Material for this exercise:

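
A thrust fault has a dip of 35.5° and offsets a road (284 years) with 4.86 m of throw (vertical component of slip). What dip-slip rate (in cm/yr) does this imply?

2.95 cm/yr

dip-slip = throw / sin(dip) = 4.86 m / sin(35.5°) = 8.369 m
rate = 8.369 m / 284 years = 0.0295 m/yr = 2.95 cm/yr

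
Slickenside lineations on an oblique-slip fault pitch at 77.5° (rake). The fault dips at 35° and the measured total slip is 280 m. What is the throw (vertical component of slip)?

157 m

dip-slip = net slip × sin(rake) = 280 m × sin(77.5°) = 273.4 m
throw = dip-slip × sin(dip) = 273.4 × sin(35°) = 157 m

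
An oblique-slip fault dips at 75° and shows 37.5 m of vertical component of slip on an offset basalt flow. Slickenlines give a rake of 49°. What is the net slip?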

Assignment: Retype every entry above, word for word.

Answer:
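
A thrust fault has a dip of 35.5° and offsets a road (284 years) with 4.86 m of throw (vertical component of slip). What dip-slip rate (in cm/yr) does this imply?

2.95 cm/yr

dip-slip = throw / sin(dip) = 4.86 m / sin(35.5°) = 8.369 m
rate = 8.369 m / 284 years = 0.0295 m/yr = 2.95 cm/yr

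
Slickenside lineations on an oblique-slip fault pitch at 77.5° (rake). The fault dips at 35° and the measured total slip is 280 m. What is the throw (vertical component of slip)?

157 m

dip-slip = net slip × sin(rake) = 280 m × sin(77.5°) = 273.4 m
throw = dip-slip × sin(dip) = 273.4 × sin(35°) = 157 m

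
An oblique-slip fault dips at 75° and shows 37.5 m of vertical component of slip on an offset basalt flow. Slickenlines give a rake of 49°. What is the net slip?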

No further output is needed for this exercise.